### Exercise goal
Count, in the data that follows, every line with the string "annual", and give that count as the whole reply.

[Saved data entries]
○ ○ ○ ○ ○ ○ ○

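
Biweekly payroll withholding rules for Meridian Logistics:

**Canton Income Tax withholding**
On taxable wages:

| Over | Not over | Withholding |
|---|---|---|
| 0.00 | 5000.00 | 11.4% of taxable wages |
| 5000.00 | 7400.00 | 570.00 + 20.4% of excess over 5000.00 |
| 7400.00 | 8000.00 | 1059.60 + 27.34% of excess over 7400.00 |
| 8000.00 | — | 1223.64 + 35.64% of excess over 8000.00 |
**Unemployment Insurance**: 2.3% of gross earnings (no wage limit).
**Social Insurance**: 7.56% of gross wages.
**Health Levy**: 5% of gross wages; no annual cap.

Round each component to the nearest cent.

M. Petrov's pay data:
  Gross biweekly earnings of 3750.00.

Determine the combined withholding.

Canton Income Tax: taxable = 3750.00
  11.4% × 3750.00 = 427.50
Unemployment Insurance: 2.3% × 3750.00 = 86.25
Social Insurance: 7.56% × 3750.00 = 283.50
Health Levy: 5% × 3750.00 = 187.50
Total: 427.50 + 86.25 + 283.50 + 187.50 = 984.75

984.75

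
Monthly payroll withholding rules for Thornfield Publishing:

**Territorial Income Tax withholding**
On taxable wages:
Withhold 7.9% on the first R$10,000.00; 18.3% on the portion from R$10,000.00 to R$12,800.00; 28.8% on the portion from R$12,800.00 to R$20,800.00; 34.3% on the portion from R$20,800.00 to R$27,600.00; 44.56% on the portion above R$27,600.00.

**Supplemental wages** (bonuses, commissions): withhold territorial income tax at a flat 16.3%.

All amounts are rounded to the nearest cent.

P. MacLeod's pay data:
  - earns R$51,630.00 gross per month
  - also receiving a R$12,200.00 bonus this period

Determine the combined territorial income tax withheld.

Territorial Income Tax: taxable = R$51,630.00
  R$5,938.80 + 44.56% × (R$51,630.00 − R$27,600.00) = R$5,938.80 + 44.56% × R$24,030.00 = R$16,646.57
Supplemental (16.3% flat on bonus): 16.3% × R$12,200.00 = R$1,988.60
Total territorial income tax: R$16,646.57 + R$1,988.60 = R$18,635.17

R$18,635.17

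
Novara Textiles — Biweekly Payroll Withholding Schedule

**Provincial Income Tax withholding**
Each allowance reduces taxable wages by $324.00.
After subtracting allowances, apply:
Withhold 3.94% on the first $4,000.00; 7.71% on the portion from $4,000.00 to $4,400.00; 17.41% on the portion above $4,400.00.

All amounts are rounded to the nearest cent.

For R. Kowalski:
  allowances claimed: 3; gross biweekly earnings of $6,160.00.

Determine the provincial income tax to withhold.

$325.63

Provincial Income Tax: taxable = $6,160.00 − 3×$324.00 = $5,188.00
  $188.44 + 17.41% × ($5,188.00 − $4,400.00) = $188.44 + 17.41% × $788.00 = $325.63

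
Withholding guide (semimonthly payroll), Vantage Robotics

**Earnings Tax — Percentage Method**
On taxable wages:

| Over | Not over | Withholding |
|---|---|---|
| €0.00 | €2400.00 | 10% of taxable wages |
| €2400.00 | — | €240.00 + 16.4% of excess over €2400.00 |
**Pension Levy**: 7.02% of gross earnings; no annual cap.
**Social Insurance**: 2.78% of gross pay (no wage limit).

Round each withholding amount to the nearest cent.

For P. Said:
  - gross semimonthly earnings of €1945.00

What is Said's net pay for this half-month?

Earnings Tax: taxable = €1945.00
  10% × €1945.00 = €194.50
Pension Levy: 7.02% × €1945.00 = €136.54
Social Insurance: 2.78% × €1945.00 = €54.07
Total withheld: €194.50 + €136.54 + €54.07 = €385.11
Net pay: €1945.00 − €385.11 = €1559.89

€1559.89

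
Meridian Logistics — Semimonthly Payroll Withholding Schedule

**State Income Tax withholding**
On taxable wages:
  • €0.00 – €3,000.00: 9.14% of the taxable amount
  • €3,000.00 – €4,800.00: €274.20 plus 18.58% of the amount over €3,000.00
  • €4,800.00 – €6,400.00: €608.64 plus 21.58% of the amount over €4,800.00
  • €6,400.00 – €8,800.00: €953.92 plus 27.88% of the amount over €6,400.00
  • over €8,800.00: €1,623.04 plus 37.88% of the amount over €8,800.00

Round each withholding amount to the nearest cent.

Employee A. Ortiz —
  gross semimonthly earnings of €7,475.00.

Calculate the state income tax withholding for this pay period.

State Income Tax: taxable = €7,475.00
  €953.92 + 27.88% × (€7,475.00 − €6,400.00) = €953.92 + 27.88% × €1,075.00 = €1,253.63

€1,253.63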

○ ○ ○ ○ ○ ○ ○

### Answer to the problem
2